_Exercise_: Return a word-for-word copy of the complete listing below.

_Given records_:
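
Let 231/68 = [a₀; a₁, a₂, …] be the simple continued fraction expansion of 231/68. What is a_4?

13

231 ÷ 68 → quotient 3, remainder 27
68 ÷ 27 → quotient 2, remainder 14
27 ÷ 14 → quotient 1, remainder 13
14 ÷ 13 → quotient 1, remainder 1
13 ÷ 1 → quotient 13, remainder 0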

_Solved exercise_:
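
Let 231/68 = [a₀; a₁, a₂, …] be the simple continued fraction expansion of 231/68. What is a_4?

13

231 ÷ 68 → quotient 3, remainder 27
68 ÷ 27 → quotient 2, remainder 14
27 ÷ 14 → quotient 1, remainder 13
14 ÷ 13 → quotient 1, remainder 1
13 ÷ 1 → quotient 13, remainder 0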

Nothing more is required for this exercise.